*** Provided records Section Begins ***
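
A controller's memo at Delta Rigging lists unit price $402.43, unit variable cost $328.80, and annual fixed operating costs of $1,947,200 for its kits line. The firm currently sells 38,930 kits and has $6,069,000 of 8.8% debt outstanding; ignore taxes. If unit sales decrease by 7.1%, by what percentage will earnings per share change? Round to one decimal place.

Total contribution margin = 38,930 × $73.63 = $2,866,415.90.
Operating income = contribution − fixed costs = $2,866,415.90 − $1,947,200 = $919,215.90.
After interest of $534,072.00, pre-tax earnings = $385,143.90.
Degree of combined leverage = contribution ÷ (EBIT − I) = $2,866,415.90 ÷ $385,143.90 = 7.4425.
EPS therefore changes by 7.4425 × (-7.1%) = -52.8%.

-52.8%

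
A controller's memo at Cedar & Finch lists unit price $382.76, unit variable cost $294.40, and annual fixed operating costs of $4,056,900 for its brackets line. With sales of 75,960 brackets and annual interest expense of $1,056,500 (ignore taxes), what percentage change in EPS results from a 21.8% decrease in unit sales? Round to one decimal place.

-91.5%

Total contribution margin = 75,960 × $88.36 = $6,711,825.60.
EBIT = $6,711,825.60 − $4,056,900 = $2,654,925.60.
After interest of $1,056,500.00, pre-tax earnings = $1,598,425.60.
DCL = total CM / (EBIT − I) = $6,711,825.60 / $1,598,425.60 = 4.1990.
%ΔEPS = DCL × %ΔSales = 4.1990 × -21.8% = -91.5%.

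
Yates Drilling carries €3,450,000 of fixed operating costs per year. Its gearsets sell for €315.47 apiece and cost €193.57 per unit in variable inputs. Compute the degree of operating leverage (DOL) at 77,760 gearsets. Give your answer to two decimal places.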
*** Provided records Section Ends ***
Keep every word intact and transcribe the records in full.

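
A controller's memo at Delta Rigging lists unit price $402.43, unit variable cost $328.80, and annual fixed operating costs of $1,947,200 for its kits line. The firm currently sells 38,930 kits and has $6,069,000 of 8.8% debt outstanding; ignore taxes. If unit sales decrease by 7.1%, by what percentage will earnings per share change? Round to one decimal place.

Total contribution margin = 38,930 × $73.63 = $2,866,415.90.
Operating income = contribution − fixed costs = $2,866,415.90 − $1,947,200 = $919,215.90.
After interest of $534,072.00, pre-tax earnings = $385,143.90.
Degree of combined leverage = contribution ÷ (EBIT − I) = $2,866,415.90 ÷ $385,143.90 = 7.4425.
EPS therefore changes by 7.4425 × (-7.1%) = -52.8%.

-52.8%

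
A controller's memo at Cedar & Finch lists unit price $382.76, unit variable cost $294.40, and annual fixed operating costs of $4,056,900 for its brackets line. With sales of 75,960 brackets and annual interest expense of $1,056,500 (ignore taxes), what percentage change in EPS results from a 21.8% decrease in unit sales? Round to one decimal place.

-91.5%

Total contribution margin = 75,960 × $88.36 = $6,711,825.60.
EBIT = $6,711,825.60 − $4,056,900 = $2,654,925.60.
After interest of $1,056,500.00, pre-tax earnings = $1,598,425.60.
DCL = total CM / (EBIT − I) = $6,711,825.60 / $1,598,425.60 = 4.1990.
%ΔEPS = DCL × %ΔSales = 4.1990 × -21.8% = -91.5%.

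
Yates Drilling carries €3,450,000 of fixed operating costs per year. Its gearsets sell for €315.47 apiece and cost €193.57 per unit in variable inputs. Compute the degree of operating leverage (DOL) at 77,760 gearsets. Give your answer to two decimal places.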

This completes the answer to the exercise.